- Aim of the task: Which lines of the listing below contain the word "execute"? Copy each of them.
+---+
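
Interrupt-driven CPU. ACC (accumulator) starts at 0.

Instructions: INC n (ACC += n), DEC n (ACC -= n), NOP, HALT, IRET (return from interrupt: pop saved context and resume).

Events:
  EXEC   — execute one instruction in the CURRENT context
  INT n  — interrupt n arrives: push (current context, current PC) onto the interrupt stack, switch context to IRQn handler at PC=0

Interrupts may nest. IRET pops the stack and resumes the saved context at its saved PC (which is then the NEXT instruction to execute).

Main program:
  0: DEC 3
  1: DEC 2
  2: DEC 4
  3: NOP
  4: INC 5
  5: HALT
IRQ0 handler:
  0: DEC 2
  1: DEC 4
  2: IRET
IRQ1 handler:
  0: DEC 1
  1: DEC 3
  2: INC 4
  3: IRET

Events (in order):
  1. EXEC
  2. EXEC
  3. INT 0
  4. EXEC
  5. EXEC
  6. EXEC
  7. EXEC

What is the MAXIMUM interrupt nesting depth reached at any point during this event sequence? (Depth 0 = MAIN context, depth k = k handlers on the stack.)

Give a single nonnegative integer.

Answer: 1

Derivation:
Event 1 (EXEC): [MAIN] PC=0: DEC 3 -> ACC=-3 [depth=0]
Event 2 (EXEC): [MAIN] PC=1: DEC 2 -> ACC=-5 [depth=0]
Event 3 (INT 0): INT 0 arrives: push (MAIN, PC=2), enter IRQ0 at PC=0 (depth now 1) [depth=1]
Event 4 (EXEC): [IRQ0] PC=0: DEC 2 -> ACC=-7 [depth=1]
Event 5 (EXEC): [IRQ0] PC=1: DEC 4 -> ACC=-11 [depth=1]
Event 6 (EXEC): [IRQ0] PC=2: IRET -> resume MAIN at PC=2 (depth now 0) [depth=0]
Event 7 (EXEC): [MAIN] PC=2: DEC 4 -> ACC=-15 [depth=0]
Max depth observed: 1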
+---+
- Task answer:
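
  EXEC   — execute one instruction in the CURRENT context
Interrupts may nest. IRET pops the stack and resumes the saved context at its saved PC (which is then the NEXT instruction to execute).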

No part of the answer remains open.